[The task]
Set down all the records below, word for word.

[Records shown]
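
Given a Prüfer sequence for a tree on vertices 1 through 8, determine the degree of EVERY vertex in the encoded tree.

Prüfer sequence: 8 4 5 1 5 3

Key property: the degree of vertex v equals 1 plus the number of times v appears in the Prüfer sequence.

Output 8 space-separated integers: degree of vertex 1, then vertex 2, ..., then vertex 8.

p_1 = 8: count[8] becomes 1
p_2 = 4: count[4] becomes 1
p_3 = 5: count[5] becomes 1
p_4 = 1: count[1] becomes 1
p_5 = 5: count[5] becomes 2
p_6 = 3: count[3] becomes 1
Degrees (1 + count): deg[1]=1+1=2, deg[2]=1+0=1, deg[3]=1+1=2, deg[4]=1+1=2, deg[5]=1+2=3, deg[6]=1+0=1, deg[7]=1+0=1, deg[8]=1+1=2

Answer: 2 1 2 2 3 1 1 2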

[Solution to this task]
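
Given a Prüfer sequence for a tree on vertices 1 through 8, determine the degree of EVERY vertex in the encoded tree.

Prüfer sequence: 8 4 5 1 5 3

Key property: the degree of vertex v equals 1 plus the number of times v appears in the Prüfer sequence.

Output 8 space-separated integers: degree of vertex 1, then vertex 2, ..., then vertex 8.

p_1 = 8: count[8] becomes 1
p_2 = 4: count[4] becomes 1
p_3 = 5: count[5] becomes 1
p_4 = 1: count[1] becomes 1
p_5 = 5: count[5] becomes 2
p_6 = 3: count[3] becomes 1
Degrees (1 + count): deg[1]=1+1=2, deg[2]=1+0=1, deg[3]=1+1=2, deg[4]=1+1=2, deg[5]=1+2=3, deg[6]=1+0=1, deg[7]=1+0=1, deg[8]=1+1=2

Answer: 2 1 2 2 3 1 1 2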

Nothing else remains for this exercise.